Show every line in the entries below where the word "fenced" appears.

Stored data entries:
.....

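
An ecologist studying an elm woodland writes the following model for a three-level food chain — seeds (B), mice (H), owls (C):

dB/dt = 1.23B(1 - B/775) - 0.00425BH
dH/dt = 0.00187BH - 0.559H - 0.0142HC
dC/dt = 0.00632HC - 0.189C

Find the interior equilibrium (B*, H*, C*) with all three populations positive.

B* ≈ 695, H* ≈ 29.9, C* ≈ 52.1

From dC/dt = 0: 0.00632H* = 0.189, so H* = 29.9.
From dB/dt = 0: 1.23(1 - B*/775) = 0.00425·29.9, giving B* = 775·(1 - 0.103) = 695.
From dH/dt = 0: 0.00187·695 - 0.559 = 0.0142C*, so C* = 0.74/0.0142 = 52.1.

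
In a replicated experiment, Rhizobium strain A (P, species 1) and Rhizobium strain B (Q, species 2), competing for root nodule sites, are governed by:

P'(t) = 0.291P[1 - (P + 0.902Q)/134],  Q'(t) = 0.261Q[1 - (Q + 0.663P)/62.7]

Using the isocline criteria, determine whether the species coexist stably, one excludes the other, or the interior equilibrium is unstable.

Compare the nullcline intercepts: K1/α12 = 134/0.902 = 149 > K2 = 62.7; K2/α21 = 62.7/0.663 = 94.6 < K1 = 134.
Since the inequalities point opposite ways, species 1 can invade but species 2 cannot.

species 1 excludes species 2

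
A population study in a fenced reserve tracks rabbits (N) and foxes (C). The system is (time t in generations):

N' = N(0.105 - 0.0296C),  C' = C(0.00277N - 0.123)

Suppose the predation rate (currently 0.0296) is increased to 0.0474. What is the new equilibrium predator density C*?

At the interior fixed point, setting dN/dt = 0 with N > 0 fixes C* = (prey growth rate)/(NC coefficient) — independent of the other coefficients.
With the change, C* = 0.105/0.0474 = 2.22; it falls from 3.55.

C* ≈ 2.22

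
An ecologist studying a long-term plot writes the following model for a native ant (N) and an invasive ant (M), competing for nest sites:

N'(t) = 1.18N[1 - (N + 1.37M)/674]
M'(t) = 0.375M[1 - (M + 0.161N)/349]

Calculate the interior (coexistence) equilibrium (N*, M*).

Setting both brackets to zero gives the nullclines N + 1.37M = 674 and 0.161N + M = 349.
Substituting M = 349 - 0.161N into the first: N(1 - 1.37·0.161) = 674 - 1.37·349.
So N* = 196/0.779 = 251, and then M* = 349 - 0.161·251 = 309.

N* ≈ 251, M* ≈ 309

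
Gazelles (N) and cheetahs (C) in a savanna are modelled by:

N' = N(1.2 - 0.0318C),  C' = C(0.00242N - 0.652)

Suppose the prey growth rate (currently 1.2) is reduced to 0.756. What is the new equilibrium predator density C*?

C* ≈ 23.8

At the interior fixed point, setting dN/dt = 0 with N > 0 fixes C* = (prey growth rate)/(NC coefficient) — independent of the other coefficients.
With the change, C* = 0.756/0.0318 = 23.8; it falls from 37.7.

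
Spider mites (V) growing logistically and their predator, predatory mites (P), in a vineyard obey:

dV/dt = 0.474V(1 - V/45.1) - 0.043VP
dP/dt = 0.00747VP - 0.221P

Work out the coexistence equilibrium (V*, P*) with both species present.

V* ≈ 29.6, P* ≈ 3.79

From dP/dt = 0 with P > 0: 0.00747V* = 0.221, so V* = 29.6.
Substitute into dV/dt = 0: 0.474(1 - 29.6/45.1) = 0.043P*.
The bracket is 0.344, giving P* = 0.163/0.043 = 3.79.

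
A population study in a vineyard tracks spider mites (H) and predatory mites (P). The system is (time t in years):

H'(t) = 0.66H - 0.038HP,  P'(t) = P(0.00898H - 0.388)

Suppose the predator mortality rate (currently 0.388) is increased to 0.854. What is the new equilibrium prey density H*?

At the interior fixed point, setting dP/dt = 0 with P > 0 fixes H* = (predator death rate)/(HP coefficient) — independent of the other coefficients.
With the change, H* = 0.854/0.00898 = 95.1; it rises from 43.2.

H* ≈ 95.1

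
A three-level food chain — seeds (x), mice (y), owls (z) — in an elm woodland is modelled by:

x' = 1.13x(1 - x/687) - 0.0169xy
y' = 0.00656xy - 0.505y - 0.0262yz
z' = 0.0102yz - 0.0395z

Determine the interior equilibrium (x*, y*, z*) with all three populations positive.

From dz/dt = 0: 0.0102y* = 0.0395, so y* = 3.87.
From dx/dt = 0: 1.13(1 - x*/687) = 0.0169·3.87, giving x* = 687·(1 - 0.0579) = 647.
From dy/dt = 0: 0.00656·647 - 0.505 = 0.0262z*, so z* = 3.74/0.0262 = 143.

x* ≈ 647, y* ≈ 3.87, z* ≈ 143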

.....

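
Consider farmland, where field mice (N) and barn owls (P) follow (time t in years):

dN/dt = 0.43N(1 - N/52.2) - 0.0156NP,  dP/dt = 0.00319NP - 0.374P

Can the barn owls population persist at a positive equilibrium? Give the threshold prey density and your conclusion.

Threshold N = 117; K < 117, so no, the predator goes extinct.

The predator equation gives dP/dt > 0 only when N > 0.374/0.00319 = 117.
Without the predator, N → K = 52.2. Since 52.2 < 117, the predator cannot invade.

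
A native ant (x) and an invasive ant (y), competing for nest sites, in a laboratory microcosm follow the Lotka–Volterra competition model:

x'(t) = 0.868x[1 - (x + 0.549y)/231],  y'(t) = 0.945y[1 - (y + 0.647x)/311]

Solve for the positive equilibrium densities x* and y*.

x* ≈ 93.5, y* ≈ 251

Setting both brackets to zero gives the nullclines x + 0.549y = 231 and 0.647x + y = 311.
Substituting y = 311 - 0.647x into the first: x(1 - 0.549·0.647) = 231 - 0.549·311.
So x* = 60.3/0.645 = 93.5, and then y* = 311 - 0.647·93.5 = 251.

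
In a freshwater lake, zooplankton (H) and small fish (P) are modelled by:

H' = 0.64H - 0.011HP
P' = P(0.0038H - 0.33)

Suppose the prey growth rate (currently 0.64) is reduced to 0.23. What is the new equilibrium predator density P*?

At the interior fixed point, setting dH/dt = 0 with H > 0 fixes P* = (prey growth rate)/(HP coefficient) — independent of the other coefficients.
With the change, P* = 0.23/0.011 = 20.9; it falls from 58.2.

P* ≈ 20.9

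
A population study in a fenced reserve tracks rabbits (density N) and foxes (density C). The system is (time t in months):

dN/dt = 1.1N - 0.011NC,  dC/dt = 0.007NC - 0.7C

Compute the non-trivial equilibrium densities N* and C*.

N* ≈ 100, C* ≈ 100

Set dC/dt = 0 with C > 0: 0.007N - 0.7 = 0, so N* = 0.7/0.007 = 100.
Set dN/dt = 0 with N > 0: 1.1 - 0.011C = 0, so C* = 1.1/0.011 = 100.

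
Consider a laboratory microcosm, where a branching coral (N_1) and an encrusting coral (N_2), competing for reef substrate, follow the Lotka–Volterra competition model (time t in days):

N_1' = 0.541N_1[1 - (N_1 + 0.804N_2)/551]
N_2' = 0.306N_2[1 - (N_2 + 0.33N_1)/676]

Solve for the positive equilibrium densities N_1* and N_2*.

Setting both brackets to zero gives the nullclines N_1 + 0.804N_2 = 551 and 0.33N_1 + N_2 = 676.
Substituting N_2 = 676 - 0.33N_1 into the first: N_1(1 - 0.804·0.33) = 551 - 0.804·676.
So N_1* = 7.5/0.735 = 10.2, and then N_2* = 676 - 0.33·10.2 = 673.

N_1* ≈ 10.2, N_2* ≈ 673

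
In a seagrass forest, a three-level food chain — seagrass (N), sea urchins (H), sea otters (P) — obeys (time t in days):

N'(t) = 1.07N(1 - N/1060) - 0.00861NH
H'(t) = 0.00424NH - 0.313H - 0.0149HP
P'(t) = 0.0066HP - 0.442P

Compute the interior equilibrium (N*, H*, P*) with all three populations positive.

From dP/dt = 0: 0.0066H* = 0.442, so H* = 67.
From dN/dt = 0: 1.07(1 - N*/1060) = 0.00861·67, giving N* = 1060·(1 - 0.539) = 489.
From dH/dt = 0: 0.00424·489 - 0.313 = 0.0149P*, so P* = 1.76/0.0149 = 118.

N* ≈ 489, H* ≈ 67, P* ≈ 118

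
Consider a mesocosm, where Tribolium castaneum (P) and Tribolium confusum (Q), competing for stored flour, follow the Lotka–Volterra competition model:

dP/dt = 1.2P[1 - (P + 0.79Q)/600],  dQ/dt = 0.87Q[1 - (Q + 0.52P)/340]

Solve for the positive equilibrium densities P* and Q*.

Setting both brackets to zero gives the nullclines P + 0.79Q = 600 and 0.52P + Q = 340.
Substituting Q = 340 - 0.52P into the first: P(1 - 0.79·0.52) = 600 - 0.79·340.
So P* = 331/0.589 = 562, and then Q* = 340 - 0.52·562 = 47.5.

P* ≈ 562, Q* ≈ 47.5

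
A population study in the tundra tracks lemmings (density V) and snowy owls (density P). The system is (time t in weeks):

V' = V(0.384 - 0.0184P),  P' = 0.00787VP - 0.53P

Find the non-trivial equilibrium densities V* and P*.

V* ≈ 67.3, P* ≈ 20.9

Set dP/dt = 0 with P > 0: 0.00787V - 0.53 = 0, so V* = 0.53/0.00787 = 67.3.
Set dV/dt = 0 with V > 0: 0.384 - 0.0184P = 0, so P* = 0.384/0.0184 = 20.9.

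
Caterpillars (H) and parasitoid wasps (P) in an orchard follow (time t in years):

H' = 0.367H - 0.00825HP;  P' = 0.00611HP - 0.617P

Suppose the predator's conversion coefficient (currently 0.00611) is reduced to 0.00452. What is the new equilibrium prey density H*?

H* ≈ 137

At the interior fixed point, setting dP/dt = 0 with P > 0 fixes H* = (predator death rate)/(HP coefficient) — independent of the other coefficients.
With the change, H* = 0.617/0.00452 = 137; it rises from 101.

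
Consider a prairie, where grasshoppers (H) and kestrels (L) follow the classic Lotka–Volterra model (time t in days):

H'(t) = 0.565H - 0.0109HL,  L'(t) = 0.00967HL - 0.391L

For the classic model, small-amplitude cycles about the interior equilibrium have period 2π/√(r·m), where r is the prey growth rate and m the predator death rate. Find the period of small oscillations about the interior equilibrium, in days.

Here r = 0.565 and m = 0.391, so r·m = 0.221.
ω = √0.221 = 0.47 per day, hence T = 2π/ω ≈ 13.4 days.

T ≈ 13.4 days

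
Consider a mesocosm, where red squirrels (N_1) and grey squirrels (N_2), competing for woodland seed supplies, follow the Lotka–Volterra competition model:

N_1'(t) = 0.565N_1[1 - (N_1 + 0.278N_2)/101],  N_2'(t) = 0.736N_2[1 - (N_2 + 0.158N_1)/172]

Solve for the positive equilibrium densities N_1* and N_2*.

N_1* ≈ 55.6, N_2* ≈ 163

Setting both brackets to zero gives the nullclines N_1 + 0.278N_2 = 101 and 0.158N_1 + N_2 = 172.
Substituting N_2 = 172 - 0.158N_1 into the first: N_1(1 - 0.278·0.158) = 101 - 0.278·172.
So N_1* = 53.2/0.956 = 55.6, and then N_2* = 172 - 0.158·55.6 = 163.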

.....

ANSWER TO THIS EXERCISE
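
A population study in a fenced reserve tracks rabbits (N) and foxes (C). The system is (time t in generations):
A population study in a fenced reserve tracks rabbits (density N) and foxes (density C). The system is (time t in months):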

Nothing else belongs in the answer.